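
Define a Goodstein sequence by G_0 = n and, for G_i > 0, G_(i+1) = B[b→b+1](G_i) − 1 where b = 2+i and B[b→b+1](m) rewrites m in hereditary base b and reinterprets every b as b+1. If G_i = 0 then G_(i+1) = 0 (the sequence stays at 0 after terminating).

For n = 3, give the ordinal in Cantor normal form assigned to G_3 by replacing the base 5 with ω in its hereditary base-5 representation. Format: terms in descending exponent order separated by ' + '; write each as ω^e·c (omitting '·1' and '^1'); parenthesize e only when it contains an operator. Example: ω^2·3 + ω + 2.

2

step 0: 3 = 2 + 1; sub 3 for 2: 3 + 1; = 4; G_1 = 4−1 = 3
step 1: 3 = 3; sub 4 for 3: 4; = 4; G_2 = 4−1 = 3
step 2: 3 = 3; sub 5 for 4: 3; = 3; G_3 = 3−1 = 2
step 3: 2 = 2; sub 6 for 5: 2; = 2; G_4 = 2−1 = 1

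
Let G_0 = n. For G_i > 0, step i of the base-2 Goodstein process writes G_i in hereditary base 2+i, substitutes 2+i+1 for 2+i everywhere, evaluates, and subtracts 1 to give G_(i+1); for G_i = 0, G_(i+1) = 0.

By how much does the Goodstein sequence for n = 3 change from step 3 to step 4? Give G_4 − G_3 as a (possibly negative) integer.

step 0: 3 = 2 + 1; sub 3 for 2: 3 + 1; = 4; G_1 = 4−1 = 3
step 1: 3 = 3; sub 4 for 3: 4; = 4; G_2 = 4−1 = 3
step 2: 3 = 3; sub 5 for 4: 3; = 3; G_3 = 3−1 = 2
step 3: 2 = 2; sub 6 for 5: 2; = 2; G_4 = 2−1 = 1

-1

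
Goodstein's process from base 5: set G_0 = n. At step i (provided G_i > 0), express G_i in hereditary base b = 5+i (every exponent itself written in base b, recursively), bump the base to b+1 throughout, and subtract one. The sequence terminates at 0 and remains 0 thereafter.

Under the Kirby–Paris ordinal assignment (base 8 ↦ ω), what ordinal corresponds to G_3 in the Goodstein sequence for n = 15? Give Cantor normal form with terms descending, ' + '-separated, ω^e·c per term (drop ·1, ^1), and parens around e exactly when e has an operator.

ω·2 + 3

base 5: 15 = 3·5; at 6: 3·6 = 18; next = 17
base 6: 17 = 2·6 + 5; at 7: 2·7 + 5 = 19; next = 18
base 7: 18 = 2·7 + 4; at 8: 2·8 + 4 = 20; next = 19
base 8: 19 = 2·8 + 3; at 9: 2·9 + 3 = 21; next = 20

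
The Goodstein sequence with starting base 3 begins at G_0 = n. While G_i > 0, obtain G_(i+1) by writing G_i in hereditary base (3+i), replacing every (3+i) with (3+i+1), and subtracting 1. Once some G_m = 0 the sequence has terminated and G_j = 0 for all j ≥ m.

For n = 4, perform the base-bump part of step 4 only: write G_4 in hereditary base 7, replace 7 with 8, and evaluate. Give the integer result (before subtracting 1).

[0] 4 ≡ 3 + 1 (base 3). Lift 4: 5. −1: 4.
[1] 4 ≡ 4 (base 4). Lift 5: 5. −1: 4.
[2] 4 ≡ 4 (base 5). Lift 6: 4. −1: 3.
[3] 3 ≡ 3 (base 6). Lift 7: 3. −1: 2.
[4] 2 ≡ 2 (base 7). Lift 8: 2. −1: 1.

2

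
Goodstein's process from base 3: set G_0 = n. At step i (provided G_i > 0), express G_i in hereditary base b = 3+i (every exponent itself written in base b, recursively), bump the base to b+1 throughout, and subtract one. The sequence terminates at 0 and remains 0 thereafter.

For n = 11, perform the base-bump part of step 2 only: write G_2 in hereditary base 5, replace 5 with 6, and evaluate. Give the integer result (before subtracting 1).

(0) 11|_3 = 3^2 + 2 ↦ 4^2 + 2|_4 = 18 ⇒ 17
(1) 17|_4 = 4^2 + 1 ↦ 5^2 + 1|_5 = 26 ⇒ 25
(2) 25|_5 = 5^2 ↦ 6^2|_6 = 36 ⇒ 35

36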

════════════════════

Exercise prompt :: With the first line of the records as the start and the line holding "Goodstein's process from base 5: set" as the end, please copy exactly those lines and no others.

The completed task ::
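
Define a Goodstein sequence by G_0 = n and, for G_i > 0, G_(i+1) = B[b→b+1](G_i) − 1 where b = 2+i and B[b→b+1](m) rewrites m in hereditary base b and reinterprets every b as b+1. If G_i = 0 then G_(i+1) = 0 (the sequence stays at 0 after terminating).

For n = 3, give the ordinal in Cantor normal form assigned to G_3 by replacing the base 5 with ω in its hereditary base-5 representation. Format: terms in descending exponent order separated by ' + '; write each as ω^e·c (omitting '·1' and '^1'); parenthesize e only when it contains an operator. Example: ω^2·3 + ω + 2.

2

step 0: 3 = 2 + 1; sub 3 for 2: 3 + 1; = 4; G_1 = 4−1 = 3
step 1: 3 = 3; sub 4 for 3: 4; = 4; G_2 = 4−1 = 3
step 2: 3 = 3; sub 5 for 4: 3; = 3; G_3 = 3−1 = 2
step 3: 2 = 2; sub 6 for 5: 2; = 2; G_4 = 2−1 = 1

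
Let G_0 = n. For G_i > 0, step i of the base-2 Goodstein process writes G_i in hereditary base 2+i, substitutes 2+i+1 for 2+i everywhere, evaluates, and subtracts 1 to give G_(i+1); for G_i = 0, G_(i+1) = 0.

By how much does the Goodstein sequence for n = 3 change from step 3 to step 4? Give G_4 − G_3 as a (possibly negative) integer.

step 0: 3 = 2 + 1; sub 3 for 2: 3 + 1; = 4; G_1 = 4−1 = 3
step 1: 3 = 3; sub 4 for 3: 4; = 4; G_2 = 4−1 = 3
step 2: 3 = 3; sub 5 for 4: 3; = 3; G_3 = 3−1 = 2
step 3: 2 = 2; sub 6 for 5: 2; = 2; G_4 = 2−1 = 1

-1

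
Goodstein's process from base 5: set G_0 = n. At step i (provided G_i > 0), express G_i in hereditary base b = 5+i (every exponent itself written in base b, recursively), bump the base to b+1 throughout, and subtract one. The sequence terminates at 0 and remains 0 thereafter.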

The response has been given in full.